(Saved entries)
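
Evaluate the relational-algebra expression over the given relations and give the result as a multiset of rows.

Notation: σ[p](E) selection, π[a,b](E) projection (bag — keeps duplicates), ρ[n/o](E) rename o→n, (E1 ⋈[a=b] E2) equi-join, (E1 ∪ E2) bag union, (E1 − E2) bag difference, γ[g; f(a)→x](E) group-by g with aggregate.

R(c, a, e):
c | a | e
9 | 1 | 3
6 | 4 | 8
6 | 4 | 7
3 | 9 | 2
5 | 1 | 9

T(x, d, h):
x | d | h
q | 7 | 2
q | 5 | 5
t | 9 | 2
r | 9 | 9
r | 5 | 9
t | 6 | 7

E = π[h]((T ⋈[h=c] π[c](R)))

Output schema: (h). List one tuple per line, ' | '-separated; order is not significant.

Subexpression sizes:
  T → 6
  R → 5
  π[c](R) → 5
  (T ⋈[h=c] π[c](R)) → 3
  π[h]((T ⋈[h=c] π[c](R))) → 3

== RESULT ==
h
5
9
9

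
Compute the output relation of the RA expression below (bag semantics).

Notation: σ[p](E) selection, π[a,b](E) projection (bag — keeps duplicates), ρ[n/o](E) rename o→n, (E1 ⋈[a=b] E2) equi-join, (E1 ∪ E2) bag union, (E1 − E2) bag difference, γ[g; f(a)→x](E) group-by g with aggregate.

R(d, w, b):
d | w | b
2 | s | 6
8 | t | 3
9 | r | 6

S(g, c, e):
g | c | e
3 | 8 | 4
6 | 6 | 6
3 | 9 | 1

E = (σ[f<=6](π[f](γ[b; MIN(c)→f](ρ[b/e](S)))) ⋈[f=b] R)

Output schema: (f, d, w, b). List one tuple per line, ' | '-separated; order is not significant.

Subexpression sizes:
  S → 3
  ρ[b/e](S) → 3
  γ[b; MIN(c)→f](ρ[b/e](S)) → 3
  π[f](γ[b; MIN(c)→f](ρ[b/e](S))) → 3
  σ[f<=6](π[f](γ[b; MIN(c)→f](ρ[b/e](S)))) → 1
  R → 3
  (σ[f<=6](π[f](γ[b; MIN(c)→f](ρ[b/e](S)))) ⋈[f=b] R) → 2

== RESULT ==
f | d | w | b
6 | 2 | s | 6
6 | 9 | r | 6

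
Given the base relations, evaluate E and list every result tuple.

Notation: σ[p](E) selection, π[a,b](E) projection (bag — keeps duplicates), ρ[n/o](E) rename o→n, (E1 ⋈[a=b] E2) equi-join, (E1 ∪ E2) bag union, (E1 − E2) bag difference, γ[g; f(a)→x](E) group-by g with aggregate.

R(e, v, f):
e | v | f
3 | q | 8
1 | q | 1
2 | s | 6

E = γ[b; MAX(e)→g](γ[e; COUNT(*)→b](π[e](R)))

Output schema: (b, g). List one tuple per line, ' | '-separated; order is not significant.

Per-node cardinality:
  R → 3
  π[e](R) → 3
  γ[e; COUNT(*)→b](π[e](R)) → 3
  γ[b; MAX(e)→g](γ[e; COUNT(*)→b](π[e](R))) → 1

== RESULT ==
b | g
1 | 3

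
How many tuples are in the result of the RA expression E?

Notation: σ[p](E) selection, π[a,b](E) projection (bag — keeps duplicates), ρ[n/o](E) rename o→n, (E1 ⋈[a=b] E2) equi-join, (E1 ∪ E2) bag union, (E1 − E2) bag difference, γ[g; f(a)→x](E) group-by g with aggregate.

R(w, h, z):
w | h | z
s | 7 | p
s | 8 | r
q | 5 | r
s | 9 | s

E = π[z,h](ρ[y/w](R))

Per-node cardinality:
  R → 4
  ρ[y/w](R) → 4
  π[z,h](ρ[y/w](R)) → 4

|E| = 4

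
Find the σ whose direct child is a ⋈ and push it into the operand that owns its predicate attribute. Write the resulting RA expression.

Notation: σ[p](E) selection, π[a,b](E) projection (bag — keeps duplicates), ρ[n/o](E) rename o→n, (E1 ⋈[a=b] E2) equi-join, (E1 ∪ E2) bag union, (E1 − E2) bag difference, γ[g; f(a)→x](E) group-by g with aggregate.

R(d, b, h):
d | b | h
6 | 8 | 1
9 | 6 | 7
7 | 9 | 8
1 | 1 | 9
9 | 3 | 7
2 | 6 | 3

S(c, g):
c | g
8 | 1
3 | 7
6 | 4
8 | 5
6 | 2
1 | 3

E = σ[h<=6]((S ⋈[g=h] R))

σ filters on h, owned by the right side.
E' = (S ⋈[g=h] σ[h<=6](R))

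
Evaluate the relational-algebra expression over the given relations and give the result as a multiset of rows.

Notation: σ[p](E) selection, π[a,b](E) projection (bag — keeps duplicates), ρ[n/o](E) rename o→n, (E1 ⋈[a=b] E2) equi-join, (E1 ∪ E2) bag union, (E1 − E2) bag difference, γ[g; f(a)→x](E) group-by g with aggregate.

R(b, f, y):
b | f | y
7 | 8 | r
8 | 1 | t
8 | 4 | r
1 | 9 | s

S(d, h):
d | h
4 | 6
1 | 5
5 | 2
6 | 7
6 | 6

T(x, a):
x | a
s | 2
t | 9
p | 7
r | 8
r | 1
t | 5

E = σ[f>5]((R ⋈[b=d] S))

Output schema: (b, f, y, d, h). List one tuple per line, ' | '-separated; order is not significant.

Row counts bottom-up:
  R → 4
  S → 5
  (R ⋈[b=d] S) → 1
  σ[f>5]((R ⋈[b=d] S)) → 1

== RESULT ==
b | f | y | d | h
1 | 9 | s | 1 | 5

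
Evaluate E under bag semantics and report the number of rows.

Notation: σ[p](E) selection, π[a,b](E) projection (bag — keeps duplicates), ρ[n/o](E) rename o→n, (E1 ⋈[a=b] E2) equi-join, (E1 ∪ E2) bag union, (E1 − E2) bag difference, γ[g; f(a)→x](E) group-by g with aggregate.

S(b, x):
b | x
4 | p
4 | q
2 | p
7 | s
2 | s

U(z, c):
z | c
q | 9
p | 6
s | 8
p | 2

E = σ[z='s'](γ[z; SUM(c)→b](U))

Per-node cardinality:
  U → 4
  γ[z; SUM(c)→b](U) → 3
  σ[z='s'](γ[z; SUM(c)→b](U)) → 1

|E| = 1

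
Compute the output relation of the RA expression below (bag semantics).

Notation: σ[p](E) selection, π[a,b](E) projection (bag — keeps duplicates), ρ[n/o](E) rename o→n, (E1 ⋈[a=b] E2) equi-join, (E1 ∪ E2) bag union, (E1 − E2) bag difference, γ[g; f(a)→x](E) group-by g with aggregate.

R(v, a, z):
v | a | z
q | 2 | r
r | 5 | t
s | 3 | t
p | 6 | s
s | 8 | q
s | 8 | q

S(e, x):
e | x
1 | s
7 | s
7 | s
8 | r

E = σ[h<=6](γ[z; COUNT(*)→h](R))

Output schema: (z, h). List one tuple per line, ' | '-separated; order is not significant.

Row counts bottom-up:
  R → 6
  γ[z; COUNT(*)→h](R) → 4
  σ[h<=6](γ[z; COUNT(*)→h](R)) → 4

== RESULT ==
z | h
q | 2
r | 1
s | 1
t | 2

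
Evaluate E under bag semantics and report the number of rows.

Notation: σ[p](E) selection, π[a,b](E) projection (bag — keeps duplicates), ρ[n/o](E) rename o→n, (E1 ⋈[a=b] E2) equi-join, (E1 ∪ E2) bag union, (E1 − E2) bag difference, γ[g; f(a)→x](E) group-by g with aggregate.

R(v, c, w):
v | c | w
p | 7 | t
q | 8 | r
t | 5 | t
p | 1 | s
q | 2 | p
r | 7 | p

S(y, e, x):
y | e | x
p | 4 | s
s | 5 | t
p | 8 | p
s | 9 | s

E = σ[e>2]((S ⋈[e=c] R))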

**WHAT THE TASK ASKS:** All entries given above are to be printed again exactly.

**ANSWER TO THIS EXERCISE:**
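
Evaluate the relational-algebra expression over the given relations and give the result as a multiset of rows.

Notation: σ[p](E) selection, π[a,b](E) projection (bag — keeps duplicates), ρ[n/o](E) rename o→n, (E1 ⋈[a=b] E2) equi-join, (E1 ∪ E2) bag union, (E1 − E2) bag difference, γ[g; f(a)→x](E) group-by g with aggregate.

R(c, a, e):
c | a | e
9 | 1 | 3
6 | 4 | 8
6 | 4 | 7
3 | 9 | 2
5 | 1 | 9

T(x, d, h):
x | d | h
q | 7 | 2
q | 5 | 5
t | 9 | 2
r | 9 | 9
r | 5 | 9
t | 6 | 7

E = π[h]((T ⋈[h=c] π[c](R)))

Output schema: (h). List one tuple per line, ' | '-separated; order is not significant.

Subexpression sizes:
  T → 6
  R → 5
  π[c](R) → 5
  (T ⋈[h=c] π[c](R)) → 3
  π[h]((T ⋈[h=c] π[c](R))) → 3

== RESULT ==
h
5
9
9

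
Compute the output relation of the RA expression below (bag semantics).

Notation: σ[p](E) selection, π[a,b](E) projection (bag — keeps duplicates), ρ[n/o](E) rename o→n, (E1 ⋈[a=b] E2) equi-join, (E1 ∪ E2) bag union, (E1 − E2) bag difference, γ[g; f(a)→x](E) group-by g with aggregate.

R(d, w, b):
d | w | b
2 | s | 6
8 | t | 3
9 | r | 6

S(g, c, e):
g | c | e
3 | 8 | 4
6 | 6 | 6
3 | 9 | 1

E = (σ[f<=6](π[f](γ[b; MIN(c)→f](ρ[b/e](S)))) ⋈[f=b] R)

Output schema: (f, d, w, b). List one tuple per line, ' | '-separated; order is not significant.

Subexpression sizes:
  S → 3
  ρ[b/e](S) → 3
  γ[b; MIN(c)→f](ρ[b/e](S)) → 3
  π[f](γ[b; MIN(c)→f](ρ[b/e](S))) → 3
  σ[f<=6](π[f](γ[b; MIN(c)→f](ρ[b/e](S)))) → 1
  R → 3
  (σ[f<=6](π[f](γ[b; MIN(c)→f](ρ[b/e](S)))) ⋈[f=b] R) → 2

== RESULT ==
f | d | w | b
6 | 2 | s | 6
6 | 9 | r | 6

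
Given the base relations, evaluate E and list every result tuple.

Notation: σ[p](E) selection, π[a,b](E) projection (bag — keeps duplicates), ρ[n/o](E) rename o→n, (E1 ⋈[a=b] E2) equi-join, (E1 ∪ E2) bag union, (E1 − E2) bag difference, γ[g; f(a)→x](E) group-by g with aggregate.

R(e, v, f):
e | v | f
3 | q | 8
1 | q | 1
2 | s | 6

E = γ[b; MAX(e)→g](γ[e; COUNT(*)→b](π[e](R)))

Output schema: (b, g). List one tuple per line, ' | '-separated; order is not significant.

Per-node cardinality:
  R → 3
  π[e](R) → 3
  γ[e; COUNT(*)→b](π[e](R)) → 3
  γ[b; MAX(e)→g](γ[e; COUNT(*)→b](π[e](R))) → 1

== RESULT ==
b | g
1 | 3

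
How many tuples are in the result of the RA expression E?

Notation: σ[p](E) selection, π[a,b](E) projection (bag — keeps duplicates), ρ[n/o](E) rename o→n, (E1 ⋈[a=b] E2) equi-join, (E1 ∪ E2) bag union, (E1 − E2) bag difference, γ[g; f(a)→x](E) group-by g with aggregate.

R(w, h, z):
w | h | z
s | 7 | p
s | 8 | r
q | 5 | r
s | 9 | s

E = π[z,h](ρ[y/w](R))

Per-node cardinality:
  R → 4
  ρ[y/w](R) → 4
  π[z,h](ρ[y/w](R)) → 4

|E| = 4

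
Find the σ whose direct child is a ⋈ and push it into the operand that owns its predicate attribute. Write the resulting RA expression.

Notation: σ[p](E) selection, π[a,b](E) projection (bag — keeps duplicates), ρ[n/o](E) rename o→n, (E1 ⋈[a=b] E2) equi-join, (E1 ∪ E2) bag union, (E1 − E2) bag difference, γ[g; f(a)→x](E) group-by g with aggregate.

R(d, b, h):
d | b | h
6 | 8 | 1
9 | 6 | 7
7 | 9 | 8
1 | 1 | 9
9 | 3 | 7
2 | 6 | 3

S(c, g):
c | g
8 | 1
3 | 7
6 | 4
8 | 5
6 | 2
1 | 3

E = σ[h<=6]((S ⋈[g=h] R))

σ filters on h, owned by the right side.
E' = (S ⋈[g=h] σ[h<=6](R))

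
Evaluate the relational-algebra expression over the given relations and give the result as a multiset of rows.

Notation: σ[p](E) selection, π[a,b](E) projection (bag — keeps duplicates), ρ[n/o](E) rename o→n, (E1 ⋈[a=b] E2) equi-join, (E1 ∪ E2) bag union, (E1 − E2) bag difference, γ[g; f(a)→x](E) group-by g with aggregate.

R(b, f, y):
b | f | y
7 | 8 | r
8 | 1 | t
8 | 4 | r
1 | 9 | s

S(d, h):
d | h
4 | 6
1 | 5
5 | 2
6 | 7
6 | 6

T(x, a):
x | a
s | 2
t | 9
p | 7
r | 8
r | 1
t | 5

E = σ[f>5]((R ⋈[b=d] S))

Output schema: (b, f, y, d, h). List one tuple per line, ' | '-separated; order is not significant.

Row counts bottom-up:
  R → 4
  S → 5
  (R ⋈[b=d] S) → 1
  σ[f>5]((R ⋈[b=d] S)) → 1

== RESULT ==
b | f | y | d | h
1 | 9 | s | 1 | 5

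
Evaluate E under bag semantics and report the number of rows.

Notation: σ[p](E) selection, π[a,b](E) projection (bag — keeps duplicates), ρ[n/o](E) rename o→n, (E1 ⋈[a=b] E2) equi-join, (E1 ∪ E2) bag union, (E1 − E2) bag difference, γ[g; f(a)→x](E) group-by g with aggregate.

S(b, x):
b | x
4 | p
4 | q
2 | p
7 | s
2 | s

U(z, c):
z | c
q | 9
p | 6
s | 8
p | 2

E = σ[z='s'](γ[z; SUM(c)→b](U))

Per-node cardinality:
  U → 4
  γ[z; SUM(c)→b](U) → 3
  σ[z='s'](γ[z; SUM(c)→b](U)) → 1

|E| = 1

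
Compute the output relation of the RA expression below (bag semantics).

Notation: σ[p](E) selection, π[a,b](E) projection (bag — keeps duplicates), ρ[n/o](E) rename o→n, (E1 ⋈[a=b] E2) equi-join, (E1 ∪ E2) bag union, (E1 − E2) bag difference, γ[g; f(a)→x](E) group-by g with aggregate.

R(v, a, z):
v | a | z
q | 2 | r
r | 5 | t
s | 3 | t
p | 6 | s
s | 8 | q
s | 8 | q

S(e, x):
e | x
1 | s
7 | s
7 | s
8 | r

E = σ[h<=6](γ[z; COUNT(*)→h](R))

Output schema: (z, h). List one tuple per line, ' | '-separated; order is not significant.

Row counts bottom-up:
  R → 6
  γ[z; COUNT(*)→h](R) → 4
  σ[h<=6](γ[z; COUNT(*)→h](R)) → 4

== RESULT ==
z | h
q | 2
r | 1
s | 1
t | 2

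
Evaluate E under bag semantics and report the number of rows.

Notation: σ[p](E) selection, π[a,b](E) projection (bag — keeps duplicates), ρ[n/o](E) rename o→n, (E1 ⋈[a=b] E2) equi-join, (E1 ∪ E2) bag union, (E1 − E2) bag difference, γ[g; f(a)→x](E) group-by g with aggregate.

R(v, c, w):
v | c | w
p | 7 | t
q | 8 | r
t | 5 | t
p | 1 | s
q | 2 | p
r | 7 | p

S(y, e, x):
y | e | x
p | 4 | s
s | 5 | t
p | 8 | p
s | 9 | s

E = σ[e>2]((S ⋈[e=c] R))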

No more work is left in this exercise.